What to do:
In the entries below, how many lines contain the string "answer"? Respond with the number only.

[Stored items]
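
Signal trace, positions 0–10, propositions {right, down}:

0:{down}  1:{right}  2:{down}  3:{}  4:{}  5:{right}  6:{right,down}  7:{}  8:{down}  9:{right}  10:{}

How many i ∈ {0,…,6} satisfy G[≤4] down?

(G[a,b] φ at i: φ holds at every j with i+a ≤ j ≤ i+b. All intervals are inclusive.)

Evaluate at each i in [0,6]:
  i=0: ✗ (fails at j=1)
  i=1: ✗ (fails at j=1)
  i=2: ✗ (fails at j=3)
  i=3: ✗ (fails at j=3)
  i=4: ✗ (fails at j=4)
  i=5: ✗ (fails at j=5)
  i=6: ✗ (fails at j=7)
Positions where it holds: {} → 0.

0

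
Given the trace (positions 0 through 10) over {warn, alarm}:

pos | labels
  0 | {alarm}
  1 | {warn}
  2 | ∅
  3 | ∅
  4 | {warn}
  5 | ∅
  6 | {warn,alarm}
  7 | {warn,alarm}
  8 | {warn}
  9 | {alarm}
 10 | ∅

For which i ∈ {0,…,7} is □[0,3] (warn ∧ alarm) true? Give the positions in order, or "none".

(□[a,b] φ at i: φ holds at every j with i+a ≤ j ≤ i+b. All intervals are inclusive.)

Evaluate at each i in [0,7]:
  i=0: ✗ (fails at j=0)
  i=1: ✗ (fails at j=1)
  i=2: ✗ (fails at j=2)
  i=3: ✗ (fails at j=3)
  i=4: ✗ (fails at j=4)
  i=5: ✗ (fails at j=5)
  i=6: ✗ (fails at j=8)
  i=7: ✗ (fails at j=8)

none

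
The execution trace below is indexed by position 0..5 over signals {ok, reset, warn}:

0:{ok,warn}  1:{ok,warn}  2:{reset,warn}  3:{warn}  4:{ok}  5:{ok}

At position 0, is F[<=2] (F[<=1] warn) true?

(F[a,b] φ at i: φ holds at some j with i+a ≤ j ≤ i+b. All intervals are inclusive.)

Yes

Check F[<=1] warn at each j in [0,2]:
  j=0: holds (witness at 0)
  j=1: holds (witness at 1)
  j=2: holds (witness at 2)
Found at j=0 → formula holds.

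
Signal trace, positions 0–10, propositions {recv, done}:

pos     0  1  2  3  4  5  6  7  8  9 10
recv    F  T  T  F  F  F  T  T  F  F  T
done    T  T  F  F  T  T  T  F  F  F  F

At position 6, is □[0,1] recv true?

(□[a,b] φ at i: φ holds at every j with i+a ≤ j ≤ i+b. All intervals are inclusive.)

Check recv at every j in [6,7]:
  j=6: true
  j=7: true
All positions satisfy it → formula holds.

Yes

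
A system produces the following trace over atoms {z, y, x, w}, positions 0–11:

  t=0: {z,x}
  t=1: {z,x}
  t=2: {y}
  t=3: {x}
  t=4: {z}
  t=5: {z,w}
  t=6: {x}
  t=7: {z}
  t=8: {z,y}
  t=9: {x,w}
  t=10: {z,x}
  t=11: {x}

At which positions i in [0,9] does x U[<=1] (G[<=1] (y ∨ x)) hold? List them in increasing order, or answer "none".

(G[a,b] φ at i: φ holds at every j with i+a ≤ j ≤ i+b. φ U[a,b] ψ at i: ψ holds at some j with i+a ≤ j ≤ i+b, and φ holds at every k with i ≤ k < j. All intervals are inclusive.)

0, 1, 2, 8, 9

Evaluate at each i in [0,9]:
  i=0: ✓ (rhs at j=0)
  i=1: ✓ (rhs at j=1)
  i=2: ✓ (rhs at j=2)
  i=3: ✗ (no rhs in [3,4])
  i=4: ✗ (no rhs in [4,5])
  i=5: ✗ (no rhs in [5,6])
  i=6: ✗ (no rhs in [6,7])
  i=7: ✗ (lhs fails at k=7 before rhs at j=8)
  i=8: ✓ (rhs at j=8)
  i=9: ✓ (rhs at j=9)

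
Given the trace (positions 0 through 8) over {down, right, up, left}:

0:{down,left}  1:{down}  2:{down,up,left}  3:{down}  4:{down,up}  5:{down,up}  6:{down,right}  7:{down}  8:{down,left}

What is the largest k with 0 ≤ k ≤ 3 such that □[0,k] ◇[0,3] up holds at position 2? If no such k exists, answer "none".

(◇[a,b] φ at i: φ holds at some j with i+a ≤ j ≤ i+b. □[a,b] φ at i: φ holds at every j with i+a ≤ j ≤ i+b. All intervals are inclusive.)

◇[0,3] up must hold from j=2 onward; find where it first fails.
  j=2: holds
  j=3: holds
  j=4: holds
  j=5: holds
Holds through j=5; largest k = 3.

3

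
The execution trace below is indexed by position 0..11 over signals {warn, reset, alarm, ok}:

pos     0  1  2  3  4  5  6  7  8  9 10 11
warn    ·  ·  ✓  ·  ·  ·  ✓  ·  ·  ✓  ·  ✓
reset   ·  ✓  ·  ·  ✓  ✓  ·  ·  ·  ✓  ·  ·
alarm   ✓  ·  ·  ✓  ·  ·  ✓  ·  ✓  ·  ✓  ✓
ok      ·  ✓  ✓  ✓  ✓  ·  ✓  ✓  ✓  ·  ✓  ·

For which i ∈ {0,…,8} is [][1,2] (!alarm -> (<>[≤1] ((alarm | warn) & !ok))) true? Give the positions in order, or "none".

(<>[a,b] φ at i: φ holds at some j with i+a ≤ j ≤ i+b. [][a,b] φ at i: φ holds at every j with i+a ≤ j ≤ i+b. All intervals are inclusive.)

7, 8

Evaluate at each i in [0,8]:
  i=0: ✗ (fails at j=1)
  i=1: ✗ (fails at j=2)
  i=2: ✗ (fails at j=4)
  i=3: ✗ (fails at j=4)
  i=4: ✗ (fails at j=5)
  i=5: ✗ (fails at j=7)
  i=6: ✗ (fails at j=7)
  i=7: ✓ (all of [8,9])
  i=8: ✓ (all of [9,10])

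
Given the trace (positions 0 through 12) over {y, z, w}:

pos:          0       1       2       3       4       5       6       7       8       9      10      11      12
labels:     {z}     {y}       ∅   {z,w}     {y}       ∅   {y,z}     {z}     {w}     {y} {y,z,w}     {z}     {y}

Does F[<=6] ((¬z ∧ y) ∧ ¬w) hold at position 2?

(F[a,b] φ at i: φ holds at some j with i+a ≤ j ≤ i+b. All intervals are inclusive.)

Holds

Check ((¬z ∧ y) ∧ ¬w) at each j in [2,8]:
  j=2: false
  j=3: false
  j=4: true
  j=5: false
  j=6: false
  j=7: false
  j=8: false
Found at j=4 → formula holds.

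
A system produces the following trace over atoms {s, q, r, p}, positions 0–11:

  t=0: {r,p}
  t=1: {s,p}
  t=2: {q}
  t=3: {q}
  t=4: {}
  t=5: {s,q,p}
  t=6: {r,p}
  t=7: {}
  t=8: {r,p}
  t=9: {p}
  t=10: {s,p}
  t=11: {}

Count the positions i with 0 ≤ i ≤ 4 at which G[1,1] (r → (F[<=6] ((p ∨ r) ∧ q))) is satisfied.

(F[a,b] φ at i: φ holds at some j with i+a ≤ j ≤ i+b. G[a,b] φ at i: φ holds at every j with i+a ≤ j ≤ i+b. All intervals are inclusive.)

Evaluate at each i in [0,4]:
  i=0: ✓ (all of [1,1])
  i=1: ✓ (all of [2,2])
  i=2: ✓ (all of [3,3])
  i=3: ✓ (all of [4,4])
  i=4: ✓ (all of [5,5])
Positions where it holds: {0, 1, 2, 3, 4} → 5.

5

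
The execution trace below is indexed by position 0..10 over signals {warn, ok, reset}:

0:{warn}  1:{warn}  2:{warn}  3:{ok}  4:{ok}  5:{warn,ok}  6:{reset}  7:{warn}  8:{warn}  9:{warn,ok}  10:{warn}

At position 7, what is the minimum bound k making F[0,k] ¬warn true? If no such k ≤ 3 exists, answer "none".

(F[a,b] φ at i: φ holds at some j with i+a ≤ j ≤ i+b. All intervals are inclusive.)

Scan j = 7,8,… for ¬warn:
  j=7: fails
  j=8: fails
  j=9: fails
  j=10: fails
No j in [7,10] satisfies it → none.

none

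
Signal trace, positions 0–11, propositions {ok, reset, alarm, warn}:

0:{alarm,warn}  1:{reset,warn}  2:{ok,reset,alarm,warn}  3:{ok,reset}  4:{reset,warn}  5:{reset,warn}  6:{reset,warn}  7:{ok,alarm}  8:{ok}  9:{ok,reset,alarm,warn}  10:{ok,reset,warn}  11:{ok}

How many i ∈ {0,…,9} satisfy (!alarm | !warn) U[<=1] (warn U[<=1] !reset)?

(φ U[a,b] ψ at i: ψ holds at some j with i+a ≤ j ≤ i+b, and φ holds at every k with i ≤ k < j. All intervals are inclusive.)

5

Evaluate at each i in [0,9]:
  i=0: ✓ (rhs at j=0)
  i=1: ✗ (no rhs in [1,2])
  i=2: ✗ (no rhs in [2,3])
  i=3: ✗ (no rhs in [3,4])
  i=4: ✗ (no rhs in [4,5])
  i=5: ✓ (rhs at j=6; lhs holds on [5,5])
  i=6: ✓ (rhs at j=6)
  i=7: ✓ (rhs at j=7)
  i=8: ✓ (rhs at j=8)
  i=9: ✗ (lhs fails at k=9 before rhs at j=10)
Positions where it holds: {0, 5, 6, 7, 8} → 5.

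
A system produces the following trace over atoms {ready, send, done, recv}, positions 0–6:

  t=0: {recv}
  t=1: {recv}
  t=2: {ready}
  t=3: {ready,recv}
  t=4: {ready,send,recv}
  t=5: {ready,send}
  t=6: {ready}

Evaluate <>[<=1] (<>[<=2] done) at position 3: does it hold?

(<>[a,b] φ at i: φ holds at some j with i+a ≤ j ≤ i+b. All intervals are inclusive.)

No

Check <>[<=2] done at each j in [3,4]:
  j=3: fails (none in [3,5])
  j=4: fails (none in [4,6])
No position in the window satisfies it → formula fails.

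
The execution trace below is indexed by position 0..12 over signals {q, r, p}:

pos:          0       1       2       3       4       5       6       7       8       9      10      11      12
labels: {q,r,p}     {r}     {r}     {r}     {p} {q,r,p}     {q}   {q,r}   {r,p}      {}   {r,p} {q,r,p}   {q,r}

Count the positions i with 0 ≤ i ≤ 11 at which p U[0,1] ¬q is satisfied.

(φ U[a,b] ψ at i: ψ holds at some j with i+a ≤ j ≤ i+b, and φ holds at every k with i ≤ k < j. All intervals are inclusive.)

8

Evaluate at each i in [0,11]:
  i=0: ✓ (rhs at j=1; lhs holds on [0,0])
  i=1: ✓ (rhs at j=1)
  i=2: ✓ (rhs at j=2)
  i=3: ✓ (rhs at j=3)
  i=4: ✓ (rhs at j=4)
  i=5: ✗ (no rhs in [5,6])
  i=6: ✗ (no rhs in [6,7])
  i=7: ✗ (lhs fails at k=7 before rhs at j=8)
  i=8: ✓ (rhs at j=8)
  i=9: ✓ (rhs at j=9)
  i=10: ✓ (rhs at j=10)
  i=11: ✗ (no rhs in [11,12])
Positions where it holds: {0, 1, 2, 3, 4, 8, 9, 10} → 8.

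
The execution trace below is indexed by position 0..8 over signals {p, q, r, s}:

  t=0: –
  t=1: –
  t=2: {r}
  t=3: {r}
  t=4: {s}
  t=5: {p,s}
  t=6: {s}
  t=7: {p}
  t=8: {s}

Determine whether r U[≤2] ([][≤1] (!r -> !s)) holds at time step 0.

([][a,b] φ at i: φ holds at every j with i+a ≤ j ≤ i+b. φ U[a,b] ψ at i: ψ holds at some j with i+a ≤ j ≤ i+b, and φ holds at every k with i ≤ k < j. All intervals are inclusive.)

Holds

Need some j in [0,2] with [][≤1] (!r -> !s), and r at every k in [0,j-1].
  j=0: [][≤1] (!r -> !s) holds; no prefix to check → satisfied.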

* * *

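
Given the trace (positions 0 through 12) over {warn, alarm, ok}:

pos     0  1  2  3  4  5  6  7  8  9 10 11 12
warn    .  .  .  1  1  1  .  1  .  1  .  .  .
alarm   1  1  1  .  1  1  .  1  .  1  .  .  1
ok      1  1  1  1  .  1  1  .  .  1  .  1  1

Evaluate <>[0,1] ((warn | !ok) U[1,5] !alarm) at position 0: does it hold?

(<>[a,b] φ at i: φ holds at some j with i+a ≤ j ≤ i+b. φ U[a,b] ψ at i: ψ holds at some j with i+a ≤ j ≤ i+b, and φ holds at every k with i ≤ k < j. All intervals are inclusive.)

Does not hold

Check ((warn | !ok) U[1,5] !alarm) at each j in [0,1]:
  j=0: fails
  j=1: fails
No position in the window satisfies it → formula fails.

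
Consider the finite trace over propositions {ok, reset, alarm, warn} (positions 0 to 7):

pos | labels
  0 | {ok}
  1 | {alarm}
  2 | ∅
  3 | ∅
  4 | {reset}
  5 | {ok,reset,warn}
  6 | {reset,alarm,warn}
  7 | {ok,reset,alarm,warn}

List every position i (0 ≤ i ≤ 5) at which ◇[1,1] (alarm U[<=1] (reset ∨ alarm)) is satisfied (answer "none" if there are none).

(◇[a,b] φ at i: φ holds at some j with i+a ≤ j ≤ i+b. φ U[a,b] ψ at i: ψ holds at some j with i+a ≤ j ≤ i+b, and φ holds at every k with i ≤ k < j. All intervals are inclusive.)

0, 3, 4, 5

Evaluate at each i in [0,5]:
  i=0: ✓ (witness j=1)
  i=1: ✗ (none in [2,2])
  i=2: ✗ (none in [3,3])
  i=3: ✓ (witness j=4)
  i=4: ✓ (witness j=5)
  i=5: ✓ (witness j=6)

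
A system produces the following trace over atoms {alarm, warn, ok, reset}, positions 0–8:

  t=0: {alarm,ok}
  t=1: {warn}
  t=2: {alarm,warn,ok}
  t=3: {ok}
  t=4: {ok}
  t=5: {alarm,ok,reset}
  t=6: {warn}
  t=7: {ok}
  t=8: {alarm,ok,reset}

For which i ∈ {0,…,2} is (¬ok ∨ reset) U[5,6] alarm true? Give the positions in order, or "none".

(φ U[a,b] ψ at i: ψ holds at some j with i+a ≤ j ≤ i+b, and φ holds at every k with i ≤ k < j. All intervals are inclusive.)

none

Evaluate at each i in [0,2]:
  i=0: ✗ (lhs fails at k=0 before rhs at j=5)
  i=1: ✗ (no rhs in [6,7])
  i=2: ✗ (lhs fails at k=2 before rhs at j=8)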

The completed task:
4